● Raw data:
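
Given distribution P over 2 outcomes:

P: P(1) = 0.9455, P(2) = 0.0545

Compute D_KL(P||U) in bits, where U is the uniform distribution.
0.6948 bits

U(i) = 1/2 for all i

D_KL(P||U) = Σ P(x) log₂(P(x) / (1/2))
           = Σ P(x) log₂(P(x)) + log₂(2)
           = log₂(2) - H(P)

H(P) = -Σ P(x) log₂(P(x)):
  -P(1)·log₂(P(1)) = -(0.9455)·log₂(0.9455) = 0.07644
  -P(2)·log₂(P(2)) = -(0.0545)·log₂(0.0545) = 0.22877
H(P) = 0.07644 + 0.22877 = 0.30521 bits

log₂(2) = 1.00000 bits

D_KL(P||U) = 1.00000 - 0.30521 = 0.69479 ≈ 0.6948 bits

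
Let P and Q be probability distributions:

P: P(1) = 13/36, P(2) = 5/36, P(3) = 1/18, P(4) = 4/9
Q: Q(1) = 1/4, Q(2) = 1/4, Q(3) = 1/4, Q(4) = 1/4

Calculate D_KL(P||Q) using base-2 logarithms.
0.3222 bits

D_KL(P||Q) = Σ P(x) log₂(P(x)/Q(x))

Computing term by term:
  P(1)·log₂(P(1)/Q(1)) = (13/36)·log₂((13/36)/(1/4)) = 0.19157
  P(2)·log₂(P(2)/Q(2)) = (5/36)·log₂((5/36)/(1/4)) = -0.11778
  P(3)·log₂(P(3)/Q(3)) = (1/18)·log₂((1/18)/(1/4)) = -0.12055
  P(4)·log₂(P(4)/Q(4)) = (4/9)·log₂((4/9)/(1/4)) = 0.36892

D_KL(P||Q) = 0.19157 - 0.11778 - 0.12055 + 0.36892 = 0.32216 ≈ 0.3222 bits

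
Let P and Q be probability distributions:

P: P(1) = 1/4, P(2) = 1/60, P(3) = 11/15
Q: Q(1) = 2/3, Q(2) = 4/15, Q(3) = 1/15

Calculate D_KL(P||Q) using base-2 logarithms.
2.1165 bits

D_KL(P||Q) = Σ P(x) log₂(P(x)/Q(x))

Computing term by term:
  P(1)·log₂(P(1)/Q(1)) = (1/4)·log₂((1/4)/(2/3)) = -0.35376
  P(2)·log₂(P(2)/Q(2)) = (1/60)·log₂((1/60)/(4/15)) = -0.06667
  P(3)·log₂(P(3)/Q(3)) = (11/15)·log₂((11/15)/(1/15)) = 2.53692

D_KL(P||Q) = -0.35376 - 0.06667 + 2.53692 = 2.11649 ≈ 2.1165 bits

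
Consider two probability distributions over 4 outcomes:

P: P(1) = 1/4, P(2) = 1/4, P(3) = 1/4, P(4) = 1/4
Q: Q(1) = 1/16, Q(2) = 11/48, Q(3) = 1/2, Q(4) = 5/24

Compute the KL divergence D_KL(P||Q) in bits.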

● Exercise: Return every line in the listing that contains the word "outcomes".

● Completed exercise:
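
Given distribution P over 2 outcomes:
Consider two probability distributions over 4 outcomes: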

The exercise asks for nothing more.